Exercise >> Within the listing below, please show every line carrying the string "frac".

**** Exercise input ****

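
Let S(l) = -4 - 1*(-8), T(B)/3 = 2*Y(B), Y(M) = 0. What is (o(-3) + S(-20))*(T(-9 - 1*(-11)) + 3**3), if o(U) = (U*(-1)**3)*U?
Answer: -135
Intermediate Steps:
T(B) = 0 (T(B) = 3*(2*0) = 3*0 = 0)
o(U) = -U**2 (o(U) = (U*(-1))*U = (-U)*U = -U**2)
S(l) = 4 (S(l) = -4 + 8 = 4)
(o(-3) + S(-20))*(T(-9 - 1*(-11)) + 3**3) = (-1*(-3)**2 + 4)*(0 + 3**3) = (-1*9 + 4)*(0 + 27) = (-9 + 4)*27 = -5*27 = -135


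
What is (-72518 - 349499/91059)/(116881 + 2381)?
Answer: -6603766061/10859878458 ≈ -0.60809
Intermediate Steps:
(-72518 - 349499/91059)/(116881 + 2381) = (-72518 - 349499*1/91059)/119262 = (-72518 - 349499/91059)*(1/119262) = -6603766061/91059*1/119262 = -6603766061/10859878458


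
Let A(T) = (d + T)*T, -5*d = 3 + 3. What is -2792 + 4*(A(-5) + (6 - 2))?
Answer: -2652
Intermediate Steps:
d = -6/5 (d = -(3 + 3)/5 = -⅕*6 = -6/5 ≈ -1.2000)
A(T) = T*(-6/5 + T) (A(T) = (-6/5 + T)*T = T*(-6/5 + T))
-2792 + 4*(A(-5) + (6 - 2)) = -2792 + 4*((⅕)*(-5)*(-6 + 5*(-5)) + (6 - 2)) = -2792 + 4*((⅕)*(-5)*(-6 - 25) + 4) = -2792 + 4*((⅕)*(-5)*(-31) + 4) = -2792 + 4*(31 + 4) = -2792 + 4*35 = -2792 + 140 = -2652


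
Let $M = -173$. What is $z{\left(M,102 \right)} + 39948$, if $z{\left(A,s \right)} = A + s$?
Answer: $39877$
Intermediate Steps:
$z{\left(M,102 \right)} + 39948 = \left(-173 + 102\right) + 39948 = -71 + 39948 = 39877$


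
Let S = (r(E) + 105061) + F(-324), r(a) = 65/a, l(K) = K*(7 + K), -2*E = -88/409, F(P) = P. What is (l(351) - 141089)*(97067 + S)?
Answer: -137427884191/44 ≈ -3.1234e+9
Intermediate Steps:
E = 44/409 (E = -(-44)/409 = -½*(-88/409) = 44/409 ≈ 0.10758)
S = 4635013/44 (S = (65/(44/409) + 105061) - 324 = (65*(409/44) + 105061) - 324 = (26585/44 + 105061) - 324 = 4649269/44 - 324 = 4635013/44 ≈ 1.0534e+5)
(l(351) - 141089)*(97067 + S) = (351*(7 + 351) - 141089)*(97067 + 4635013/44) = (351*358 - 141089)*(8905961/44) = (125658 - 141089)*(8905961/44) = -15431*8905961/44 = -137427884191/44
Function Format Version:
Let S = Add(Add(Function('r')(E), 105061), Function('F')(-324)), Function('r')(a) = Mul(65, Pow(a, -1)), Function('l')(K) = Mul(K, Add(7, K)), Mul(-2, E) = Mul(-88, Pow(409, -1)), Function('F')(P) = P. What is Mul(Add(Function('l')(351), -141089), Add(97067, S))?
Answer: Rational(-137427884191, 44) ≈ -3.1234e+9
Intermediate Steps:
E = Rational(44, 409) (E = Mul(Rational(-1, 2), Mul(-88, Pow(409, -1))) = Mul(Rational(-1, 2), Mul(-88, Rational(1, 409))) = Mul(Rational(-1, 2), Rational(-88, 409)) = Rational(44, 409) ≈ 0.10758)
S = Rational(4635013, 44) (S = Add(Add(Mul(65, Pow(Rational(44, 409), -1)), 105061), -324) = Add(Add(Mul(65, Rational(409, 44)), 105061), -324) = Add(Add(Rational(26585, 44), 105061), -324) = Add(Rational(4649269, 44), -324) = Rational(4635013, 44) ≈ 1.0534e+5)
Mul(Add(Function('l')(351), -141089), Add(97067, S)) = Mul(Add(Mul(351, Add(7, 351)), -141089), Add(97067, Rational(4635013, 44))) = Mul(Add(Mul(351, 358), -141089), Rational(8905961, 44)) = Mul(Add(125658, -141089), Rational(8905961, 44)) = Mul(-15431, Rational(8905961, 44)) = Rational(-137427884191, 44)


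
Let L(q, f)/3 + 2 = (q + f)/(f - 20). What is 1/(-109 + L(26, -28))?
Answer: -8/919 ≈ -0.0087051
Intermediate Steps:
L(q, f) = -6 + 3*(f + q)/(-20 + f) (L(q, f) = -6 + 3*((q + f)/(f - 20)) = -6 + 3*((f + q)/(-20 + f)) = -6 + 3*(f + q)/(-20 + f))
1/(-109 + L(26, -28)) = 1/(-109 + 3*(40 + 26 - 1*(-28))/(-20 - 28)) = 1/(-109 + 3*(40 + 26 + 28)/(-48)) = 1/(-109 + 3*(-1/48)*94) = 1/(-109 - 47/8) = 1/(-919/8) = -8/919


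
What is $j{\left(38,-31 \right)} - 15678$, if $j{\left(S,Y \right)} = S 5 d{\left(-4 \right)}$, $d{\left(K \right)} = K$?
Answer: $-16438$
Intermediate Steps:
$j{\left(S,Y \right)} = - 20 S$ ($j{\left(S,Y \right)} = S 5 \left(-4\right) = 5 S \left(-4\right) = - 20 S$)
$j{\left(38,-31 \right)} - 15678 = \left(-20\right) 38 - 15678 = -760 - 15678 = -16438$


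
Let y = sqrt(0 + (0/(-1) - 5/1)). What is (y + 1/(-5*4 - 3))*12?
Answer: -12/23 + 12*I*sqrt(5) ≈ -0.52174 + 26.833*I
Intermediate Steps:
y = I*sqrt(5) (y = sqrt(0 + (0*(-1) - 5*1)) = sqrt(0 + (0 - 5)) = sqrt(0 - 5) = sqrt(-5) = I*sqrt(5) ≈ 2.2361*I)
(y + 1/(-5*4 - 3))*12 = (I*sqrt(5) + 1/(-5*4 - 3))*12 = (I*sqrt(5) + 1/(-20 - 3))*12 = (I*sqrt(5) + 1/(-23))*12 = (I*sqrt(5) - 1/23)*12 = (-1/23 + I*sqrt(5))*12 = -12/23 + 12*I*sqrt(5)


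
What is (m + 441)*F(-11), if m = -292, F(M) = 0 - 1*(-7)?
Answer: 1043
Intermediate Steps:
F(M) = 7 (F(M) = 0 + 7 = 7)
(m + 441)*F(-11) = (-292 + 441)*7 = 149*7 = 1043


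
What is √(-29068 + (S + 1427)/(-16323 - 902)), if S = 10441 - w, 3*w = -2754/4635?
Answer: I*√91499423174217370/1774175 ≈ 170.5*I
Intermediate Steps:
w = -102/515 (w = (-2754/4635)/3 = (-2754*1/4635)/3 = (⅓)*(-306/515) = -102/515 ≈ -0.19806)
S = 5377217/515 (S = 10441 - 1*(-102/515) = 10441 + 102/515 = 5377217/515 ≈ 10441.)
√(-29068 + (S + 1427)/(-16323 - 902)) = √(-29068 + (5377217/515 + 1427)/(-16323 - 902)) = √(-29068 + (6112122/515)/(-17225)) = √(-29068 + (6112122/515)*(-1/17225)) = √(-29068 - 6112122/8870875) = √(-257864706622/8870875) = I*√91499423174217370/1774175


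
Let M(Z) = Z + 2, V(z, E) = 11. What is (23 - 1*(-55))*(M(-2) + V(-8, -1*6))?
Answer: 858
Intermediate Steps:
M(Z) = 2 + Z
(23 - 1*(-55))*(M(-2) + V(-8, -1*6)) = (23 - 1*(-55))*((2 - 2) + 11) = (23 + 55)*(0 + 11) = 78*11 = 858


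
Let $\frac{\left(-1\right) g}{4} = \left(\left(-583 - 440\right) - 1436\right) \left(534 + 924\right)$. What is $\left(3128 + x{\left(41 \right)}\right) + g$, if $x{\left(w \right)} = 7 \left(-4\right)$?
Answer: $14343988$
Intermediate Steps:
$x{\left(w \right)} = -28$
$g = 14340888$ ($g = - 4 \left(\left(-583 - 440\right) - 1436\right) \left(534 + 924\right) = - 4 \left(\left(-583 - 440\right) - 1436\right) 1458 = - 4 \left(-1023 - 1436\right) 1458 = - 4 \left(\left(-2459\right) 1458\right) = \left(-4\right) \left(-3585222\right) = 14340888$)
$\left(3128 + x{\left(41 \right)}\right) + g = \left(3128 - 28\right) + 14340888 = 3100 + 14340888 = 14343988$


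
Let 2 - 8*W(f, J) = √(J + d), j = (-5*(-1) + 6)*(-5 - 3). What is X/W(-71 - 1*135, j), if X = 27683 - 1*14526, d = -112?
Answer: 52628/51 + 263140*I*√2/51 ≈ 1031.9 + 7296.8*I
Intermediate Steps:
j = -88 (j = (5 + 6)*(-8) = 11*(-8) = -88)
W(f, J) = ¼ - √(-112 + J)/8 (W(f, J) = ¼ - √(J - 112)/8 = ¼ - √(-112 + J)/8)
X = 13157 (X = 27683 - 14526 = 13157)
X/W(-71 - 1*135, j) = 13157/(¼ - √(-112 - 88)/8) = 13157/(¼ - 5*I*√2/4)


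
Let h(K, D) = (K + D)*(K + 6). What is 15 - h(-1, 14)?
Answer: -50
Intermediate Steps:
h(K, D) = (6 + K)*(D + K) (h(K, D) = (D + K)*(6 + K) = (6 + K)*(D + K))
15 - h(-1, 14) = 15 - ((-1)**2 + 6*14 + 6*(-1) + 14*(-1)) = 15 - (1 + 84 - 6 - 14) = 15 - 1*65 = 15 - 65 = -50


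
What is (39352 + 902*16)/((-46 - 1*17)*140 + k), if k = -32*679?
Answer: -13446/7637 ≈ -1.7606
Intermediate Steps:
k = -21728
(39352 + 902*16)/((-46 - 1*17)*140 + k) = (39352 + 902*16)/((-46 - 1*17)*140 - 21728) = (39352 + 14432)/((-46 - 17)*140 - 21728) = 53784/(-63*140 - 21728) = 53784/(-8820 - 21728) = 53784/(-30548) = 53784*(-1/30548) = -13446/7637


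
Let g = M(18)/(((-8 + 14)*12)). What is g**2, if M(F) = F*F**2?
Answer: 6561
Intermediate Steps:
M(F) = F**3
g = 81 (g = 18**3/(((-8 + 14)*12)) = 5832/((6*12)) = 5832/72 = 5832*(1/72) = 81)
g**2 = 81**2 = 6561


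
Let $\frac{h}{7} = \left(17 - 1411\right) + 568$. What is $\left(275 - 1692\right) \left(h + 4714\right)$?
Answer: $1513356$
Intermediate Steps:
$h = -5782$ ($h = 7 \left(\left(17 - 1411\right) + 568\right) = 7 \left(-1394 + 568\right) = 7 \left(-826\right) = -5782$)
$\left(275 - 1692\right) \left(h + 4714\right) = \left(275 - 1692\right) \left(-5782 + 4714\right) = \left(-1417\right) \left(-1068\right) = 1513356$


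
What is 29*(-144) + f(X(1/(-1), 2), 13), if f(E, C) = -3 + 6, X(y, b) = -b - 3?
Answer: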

****

Written answer >>
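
Let $\frac{\left(-1\right) g}{4} = \left(\left(-583 - 440\right) - 1436\right) \left(534 + 924\right)$. What is $\left(3128 + x{\left(41 \right)}\right) + g$, if $x{\left(w \right)} = 7 \left(-4\right)$?
Let $\frac{h}{7} = \left(17 - 1411\right) + 568$. What is $\left(275 - 1692\right) \left(h + 4714\right)$?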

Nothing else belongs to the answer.